■ Aim of the task
Whatever the records below hold, copy it all out exactly.

Saved data entries:
+===+

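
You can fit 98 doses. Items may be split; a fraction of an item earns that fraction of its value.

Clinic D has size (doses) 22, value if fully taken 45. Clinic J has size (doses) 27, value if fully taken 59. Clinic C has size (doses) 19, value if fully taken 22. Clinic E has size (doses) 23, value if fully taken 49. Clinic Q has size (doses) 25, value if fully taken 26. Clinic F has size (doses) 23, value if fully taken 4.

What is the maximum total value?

182.28

Sort by value density: Clinic J 59/27≈2.19, Clinic E 49/23≈2.13, Clinic D 45/22≈2.05, Clinic C 22/19≈1.16, Clinic Q 26/25≈1.04, Clinic F 4/23≈0.174.
Take all of Clinic J (27 doses, value 59) → 71 doses left.
Clinic E: take in full, 23 doses for value 49 → 48 left.
Clinic D: take in full, 22 doses for value 45 → 26 left.
Take all of Clinic C (19 doses, value 22) → 7 doses left.
Fill the last 7 doses with part of Clinic Q: 7/25 of it earns 7.28.
Total value = 182.28.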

+===+

■ Answer for the task
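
You can fit 98 doses. Items may be split; a fraction of an item earns that fraction of its value.

Clinic D has size (doses) 22, value if fully taken 45. Clinic J has size (doses) 27, value if fully taken 59. Clinic C has size (doses) 19, value if fully taken 22. Clinic E has size (doses) 23, value if fully taken 49. Clinic Q has size (doses) 25, value if fully taken 26. Clinic F has size (doses) 23, value if fully taken 4.

What is the maximum total value?

182.28

Sort by value density: Clinic J 59/27≈2.19, Clinic E 49/23≈2.13, Clinic D 45/22≈2.05, Clinic C 22/19≈1.16, Clinic Q 26/25≈1.04, Clinic F 4/23≈0.174.
Take all of Clinic J (27 doses, value 59) → 71 doses left.
Clinic E: take in full, 23 doses for value 49 → 48 left.
Clinic D: take in full, 22 doses for value 45 → 26 left.
Take all of Clinic C (19 doses, value 22) → 7 doses left.
Fill the last 7 doses with part of Clinic Q: 7/25 of it earns 7.28.
Total value = 182.28.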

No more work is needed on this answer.